Exercise data Start Marker

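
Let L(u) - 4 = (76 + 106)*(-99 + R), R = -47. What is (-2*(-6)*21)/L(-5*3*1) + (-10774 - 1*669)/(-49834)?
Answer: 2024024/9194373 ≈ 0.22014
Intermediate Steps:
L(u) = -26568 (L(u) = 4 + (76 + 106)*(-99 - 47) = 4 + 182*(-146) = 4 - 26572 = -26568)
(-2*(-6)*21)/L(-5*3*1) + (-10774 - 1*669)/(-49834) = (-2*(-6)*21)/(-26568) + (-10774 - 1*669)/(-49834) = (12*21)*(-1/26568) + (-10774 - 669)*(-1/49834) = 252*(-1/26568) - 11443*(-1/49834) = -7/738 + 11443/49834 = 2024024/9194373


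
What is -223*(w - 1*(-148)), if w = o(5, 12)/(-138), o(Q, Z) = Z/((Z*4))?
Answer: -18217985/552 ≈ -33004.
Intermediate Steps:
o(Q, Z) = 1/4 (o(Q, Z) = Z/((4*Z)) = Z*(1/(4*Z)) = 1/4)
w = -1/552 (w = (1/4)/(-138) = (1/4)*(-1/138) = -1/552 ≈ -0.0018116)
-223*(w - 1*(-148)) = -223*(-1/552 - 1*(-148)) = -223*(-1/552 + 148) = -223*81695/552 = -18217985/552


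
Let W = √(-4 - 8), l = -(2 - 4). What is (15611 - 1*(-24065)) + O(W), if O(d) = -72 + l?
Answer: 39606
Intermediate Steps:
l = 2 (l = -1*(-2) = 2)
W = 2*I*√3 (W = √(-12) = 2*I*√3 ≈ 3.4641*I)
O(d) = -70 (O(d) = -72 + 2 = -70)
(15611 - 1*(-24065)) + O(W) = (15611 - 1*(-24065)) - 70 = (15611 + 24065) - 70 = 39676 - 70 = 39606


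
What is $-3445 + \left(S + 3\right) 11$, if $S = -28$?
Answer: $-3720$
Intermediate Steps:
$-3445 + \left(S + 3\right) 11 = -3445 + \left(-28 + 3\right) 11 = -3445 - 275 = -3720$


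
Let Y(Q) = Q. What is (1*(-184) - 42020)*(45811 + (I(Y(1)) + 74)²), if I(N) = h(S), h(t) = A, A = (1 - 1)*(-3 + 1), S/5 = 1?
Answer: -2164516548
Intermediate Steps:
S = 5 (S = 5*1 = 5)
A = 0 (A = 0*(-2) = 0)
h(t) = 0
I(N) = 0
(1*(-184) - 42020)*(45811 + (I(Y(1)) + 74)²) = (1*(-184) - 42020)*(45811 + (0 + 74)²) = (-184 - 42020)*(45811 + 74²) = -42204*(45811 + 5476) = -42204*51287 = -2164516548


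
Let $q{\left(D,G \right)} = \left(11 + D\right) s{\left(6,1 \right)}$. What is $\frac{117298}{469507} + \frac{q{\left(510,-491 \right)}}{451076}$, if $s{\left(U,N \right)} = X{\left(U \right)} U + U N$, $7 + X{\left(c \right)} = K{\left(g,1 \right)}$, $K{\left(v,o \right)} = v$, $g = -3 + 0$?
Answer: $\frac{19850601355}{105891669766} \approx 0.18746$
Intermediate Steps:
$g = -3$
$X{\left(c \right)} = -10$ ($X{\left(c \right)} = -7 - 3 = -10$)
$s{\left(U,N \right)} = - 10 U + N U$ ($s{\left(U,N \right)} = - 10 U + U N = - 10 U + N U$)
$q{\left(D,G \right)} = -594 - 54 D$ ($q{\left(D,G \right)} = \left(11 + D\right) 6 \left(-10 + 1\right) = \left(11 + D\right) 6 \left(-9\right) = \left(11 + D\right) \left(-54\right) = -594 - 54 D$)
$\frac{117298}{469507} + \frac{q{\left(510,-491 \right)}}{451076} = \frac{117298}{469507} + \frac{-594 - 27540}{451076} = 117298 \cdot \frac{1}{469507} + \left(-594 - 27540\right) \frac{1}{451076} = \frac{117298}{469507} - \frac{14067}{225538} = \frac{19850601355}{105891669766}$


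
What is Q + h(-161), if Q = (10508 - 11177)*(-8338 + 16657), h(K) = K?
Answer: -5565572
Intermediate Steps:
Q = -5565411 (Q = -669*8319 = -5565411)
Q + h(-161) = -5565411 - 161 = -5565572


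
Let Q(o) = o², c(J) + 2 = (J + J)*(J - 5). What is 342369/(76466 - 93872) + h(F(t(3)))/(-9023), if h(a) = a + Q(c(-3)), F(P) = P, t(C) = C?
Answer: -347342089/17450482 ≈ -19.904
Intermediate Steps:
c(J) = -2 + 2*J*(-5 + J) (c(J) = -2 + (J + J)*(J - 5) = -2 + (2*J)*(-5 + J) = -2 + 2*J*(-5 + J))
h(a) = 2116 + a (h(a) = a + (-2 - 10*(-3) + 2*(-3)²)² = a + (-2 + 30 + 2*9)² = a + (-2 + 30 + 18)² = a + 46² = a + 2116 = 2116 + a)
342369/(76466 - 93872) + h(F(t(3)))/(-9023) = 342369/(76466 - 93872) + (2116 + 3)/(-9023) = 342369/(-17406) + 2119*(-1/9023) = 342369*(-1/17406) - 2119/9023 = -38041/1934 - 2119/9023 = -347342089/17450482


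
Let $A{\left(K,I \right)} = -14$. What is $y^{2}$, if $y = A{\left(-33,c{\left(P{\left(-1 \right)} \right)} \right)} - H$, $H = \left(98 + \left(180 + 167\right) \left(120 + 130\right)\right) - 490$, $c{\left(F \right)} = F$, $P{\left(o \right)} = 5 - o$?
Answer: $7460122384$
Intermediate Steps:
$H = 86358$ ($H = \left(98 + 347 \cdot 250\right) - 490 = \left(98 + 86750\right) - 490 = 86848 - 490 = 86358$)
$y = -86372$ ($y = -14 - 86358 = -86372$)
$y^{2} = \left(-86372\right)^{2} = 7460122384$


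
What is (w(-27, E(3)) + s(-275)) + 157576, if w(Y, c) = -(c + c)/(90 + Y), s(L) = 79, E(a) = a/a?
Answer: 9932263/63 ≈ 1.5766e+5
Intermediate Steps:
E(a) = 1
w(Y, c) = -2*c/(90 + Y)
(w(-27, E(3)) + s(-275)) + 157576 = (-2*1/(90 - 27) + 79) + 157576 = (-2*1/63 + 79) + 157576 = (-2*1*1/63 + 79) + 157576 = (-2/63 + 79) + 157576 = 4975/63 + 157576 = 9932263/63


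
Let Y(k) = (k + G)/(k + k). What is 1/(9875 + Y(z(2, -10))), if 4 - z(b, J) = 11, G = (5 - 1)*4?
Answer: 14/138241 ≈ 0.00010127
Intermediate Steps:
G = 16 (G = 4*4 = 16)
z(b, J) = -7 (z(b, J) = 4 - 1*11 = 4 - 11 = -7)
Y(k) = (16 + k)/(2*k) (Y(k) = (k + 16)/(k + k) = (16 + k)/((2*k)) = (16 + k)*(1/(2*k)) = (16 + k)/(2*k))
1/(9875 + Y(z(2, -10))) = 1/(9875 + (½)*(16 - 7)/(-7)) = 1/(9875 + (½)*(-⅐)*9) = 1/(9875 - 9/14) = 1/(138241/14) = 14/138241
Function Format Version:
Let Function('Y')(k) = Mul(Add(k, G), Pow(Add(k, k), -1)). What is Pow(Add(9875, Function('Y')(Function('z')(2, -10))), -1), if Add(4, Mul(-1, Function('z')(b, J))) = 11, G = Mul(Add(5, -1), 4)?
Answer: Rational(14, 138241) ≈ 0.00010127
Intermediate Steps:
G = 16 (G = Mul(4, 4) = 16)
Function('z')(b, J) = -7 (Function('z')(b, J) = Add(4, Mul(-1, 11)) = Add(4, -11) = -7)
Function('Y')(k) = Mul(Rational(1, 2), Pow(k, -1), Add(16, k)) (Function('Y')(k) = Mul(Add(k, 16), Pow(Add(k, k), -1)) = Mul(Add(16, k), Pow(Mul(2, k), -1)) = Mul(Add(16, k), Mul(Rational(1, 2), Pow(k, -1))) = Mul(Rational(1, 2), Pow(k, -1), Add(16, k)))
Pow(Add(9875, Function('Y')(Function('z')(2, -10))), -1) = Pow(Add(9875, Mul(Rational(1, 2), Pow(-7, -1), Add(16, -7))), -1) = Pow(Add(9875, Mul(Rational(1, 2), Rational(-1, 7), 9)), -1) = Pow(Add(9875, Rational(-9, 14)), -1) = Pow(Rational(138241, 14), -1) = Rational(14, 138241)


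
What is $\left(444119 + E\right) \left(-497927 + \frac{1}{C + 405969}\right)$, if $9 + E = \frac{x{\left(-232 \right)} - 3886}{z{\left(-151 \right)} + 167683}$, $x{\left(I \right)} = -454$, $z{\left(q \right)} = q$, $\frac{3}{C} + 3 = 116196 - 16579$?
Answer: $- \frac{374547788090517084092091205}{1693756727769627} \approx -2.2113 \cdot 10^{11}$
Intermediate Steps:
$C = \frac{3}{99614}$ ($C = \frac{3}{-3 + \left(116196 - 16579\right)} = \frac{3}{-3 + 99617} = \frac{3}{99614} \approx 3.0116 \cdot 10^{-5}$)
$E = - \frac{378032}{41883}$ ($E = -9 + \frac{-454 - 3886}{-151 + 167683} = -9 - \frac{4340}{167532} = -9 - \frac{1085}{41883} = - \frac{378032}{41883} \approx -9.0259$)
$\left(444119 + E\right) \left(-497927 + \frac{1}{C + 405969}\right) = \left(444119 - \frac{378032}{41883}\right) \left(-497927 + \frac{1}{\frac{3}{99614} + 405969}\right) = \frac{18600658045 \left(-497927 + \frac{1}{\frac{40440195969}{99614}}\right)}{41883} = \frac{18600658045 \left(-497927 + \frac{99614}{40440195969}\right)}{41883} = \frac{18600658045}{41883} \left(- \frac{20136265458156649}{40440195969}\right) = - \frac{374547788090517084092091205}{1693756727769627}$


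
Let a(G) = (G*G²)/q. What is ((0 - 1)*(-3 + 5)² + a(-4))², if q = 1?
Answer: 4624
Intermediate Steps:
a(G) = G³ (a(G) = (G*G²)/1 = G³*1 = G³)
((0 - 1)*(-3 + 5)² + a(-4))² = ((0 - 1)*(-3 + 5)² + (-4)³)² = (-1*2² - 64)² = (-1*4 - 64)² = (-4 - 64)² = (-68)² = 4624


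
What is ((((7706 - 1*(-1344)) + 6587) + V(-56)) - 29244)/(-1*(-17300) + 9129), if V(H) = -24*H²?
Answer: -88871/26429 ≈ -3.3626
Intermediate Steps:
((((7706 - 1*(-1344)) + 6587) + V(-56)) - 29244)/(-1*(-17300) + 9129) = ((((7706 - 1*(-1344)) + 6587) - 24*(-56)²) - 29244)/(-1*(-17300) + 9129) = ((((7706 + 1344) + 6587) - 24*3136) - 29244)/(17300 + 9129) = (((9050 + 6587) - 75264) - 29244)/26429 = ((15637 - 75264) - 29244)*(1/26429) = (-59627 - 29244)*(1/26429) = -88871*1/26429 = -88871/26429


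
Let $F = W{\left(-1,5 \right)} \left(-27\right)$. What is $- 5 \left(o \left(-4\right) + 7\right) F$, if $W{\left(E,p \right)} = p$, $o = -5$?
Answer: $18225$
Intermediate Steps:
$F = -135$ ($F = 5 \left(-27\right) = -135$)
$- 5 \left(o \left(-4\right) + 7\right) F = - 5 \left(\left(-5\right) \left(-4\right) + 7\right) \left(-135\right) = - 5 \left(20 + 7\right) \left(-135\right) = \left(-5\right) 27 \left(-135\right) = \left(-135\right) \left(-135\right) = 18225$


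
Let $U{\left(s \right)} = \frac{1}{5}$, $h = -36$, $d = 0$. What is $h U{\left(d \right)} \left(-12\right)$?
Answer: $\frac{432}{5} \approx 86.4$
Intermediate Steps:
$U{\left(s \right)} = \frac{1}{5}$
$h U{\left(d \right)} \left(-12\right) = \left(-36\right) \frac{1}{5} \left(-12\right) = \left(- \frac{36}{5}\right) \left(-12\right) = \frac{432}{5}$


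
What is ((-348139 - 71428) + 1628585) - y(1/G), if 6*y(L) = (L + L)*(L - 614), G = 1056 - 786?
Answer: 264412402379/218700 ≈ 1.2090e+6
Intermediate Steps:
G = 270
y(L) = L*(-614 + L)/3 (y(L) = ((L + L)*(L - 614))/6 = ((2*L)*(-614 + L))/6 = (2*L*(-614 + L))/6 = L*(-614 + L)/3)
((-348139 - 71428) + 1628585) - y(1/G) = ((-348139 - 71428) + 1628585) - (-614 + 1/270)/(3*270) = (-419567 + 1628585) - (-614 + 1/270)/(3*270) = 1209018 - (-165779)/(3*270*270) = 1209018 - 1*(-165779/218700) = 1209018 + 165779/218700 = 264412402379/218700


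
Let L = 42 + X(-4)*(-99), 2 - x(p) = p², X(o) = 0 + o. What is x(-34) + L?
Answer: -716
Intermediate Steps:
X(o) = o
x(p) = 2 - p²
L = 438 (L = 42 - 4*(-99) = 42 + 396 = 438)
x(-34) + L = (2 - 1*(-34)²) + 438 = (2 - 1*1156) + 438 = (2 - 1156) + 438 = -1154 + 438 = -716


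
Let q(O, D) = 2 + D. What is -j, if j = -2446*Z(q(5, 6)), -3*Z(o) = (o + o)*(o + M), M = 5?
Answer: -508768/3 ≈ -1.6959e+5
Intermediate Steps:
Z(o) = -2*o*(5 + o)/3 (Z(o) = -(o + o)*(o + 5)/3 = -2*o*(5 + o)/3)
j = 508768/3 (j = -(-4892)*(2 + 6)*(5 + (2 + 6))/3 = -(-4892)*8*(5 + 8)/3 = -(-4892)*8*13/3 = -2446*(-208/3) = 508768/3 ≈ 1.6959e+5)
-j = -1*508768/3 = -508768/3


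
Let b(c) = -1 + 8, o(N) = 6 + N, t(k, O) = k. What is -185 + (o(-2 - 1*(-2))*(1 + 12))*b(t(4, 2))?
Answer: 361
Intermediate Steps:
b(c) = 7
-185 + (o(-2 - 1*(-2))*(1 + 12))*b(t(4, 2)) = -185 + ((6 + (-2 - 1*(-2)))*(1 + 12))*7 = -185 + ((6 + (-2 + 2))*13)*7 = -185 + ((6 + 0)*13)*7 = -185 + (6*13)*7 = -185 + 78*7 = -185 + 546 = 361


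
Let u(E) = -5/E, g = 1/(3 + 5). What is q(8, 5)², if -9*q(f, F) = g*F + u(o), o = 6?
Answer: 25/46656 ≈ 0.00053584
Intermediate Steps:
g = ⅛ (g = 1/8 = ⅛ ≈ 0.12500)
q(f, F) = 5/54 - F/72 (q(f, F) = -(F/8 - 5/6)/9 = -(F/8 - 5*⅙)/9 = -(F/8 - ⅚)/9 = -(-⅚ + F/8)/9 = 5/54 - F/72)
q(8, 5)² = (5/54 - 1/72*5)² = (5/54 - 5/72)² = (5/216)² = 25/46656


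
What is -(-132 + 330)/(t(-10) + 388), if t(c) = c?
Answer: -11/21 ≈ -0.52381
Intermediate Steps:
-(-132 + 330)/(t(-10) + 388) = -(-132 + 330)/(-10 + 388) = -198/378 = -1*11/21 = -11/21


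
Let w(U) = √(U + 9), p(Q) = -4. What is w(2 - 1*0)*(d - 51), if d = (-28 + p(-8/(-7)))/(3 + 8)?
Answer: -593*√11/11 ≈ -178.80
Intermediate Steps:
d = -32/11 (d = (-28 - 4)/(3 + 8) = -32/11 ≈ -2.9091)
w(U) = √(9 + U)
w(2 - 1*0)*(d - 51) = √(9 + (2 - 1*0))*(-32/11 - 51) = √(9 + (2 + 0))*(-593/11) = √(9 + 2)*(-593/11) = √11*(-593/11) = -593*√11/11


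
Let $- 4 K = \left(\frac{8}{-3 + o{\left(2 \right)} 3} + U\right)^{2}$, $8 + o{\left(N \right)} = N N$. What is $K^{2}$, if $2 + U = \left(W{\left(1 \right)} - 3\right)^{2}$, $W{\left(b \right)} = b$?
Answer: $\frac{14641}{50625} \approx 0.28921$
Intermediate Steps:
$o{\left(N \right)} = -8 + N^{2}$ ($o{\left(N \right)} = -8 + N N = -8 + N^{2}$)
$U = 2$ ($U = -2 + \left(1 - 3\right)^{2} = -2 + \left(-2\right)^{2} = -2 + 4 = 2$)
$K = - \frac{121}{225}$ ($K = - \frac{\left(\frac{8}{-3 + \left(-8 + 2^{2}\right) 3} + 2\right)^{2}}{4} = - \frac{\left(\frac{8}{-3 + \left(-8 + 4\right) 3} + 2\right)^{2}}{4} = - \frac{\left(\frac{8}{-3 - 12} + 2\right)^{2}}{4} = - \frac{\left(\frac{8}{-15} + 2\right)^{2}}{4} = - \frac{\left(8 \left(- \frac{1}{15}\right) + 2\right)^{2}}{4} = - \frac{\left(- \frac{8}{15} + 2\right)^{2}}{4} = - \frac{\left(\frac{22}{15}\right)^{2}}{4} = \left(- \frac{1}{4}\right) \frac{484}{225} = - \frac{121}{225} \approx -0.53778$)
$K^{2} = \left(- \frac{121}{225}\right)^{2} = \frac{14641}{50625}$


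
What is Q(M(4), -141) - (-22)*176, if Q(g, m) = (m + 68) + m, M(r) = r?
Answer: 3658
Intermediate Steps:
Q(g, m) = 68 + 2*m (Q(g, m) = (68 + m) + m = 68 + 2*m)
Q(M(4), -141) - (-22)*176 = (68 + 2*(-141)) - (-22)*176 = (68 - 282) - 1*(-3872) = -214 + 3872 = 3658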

Exercise data End Marker

What needs to be done: Among the entries above, locate the lines containing "Answer: -18217985/552 ≈ -33004." and "Let Y(Q) = Q.", and transcribe exactly those two lines and all lines between.

Exercise answer:
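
Answer: -18217985/552 ≈ -33004.
Intermediate Steps:
o(Q, Z) = 1/4 (o(Q, Z) = Z/((4*Z)) = Z*(1/(4*Z)) = 1/4)
w = -1/552 (w = (1/4)/(-138) = (1/4)*(-1/138) = -1/552 ≈ -0.0018116)
-223*(w - 1*(-148)) = -223*(-1/552 - 1*(-148)) = -223*(-1/552 + 148) = -223*81695/552 = -18217985/552


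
Let W = √(-4 - 8), l = -(2 - 4). What is (15611 - 1*(-24065)) + O(W), if O(d) = -72 + l?
Answer: 39606
Intermediate Steps:
l = 2 (l = -1*(-2) = 2)
W = 2*I*√3 (W = √(-12) = 2*I*√3 ≈ 3.4641*I)
O(d) = -70 (O(d) = -72 + 2 = -70)
(15611 - 1*(-24065)) + O(W) = (15611 - 1*(-24065)) - 70 = (15611 + 24065) - 70 = 39676 - 70 = 39606


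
What is $-3445 + \left(S + 3\right) 11$, if $S = -28$?
Answer: $-3720$
Intermediate Steps:
$-3445 + \left(S + 3\right) 11 = -3445 + \left(-28 + 3\right) 11 = -3445 - 275 = -3720$


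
Let Y(Q) = Q. What is (1*(-184) - 42020)*(45811 + (I(Y(1)) + 74)²), if I(N) = h(S), h(t) = A, A = (1 - 1)*(-3 + 1), S/5 = 1?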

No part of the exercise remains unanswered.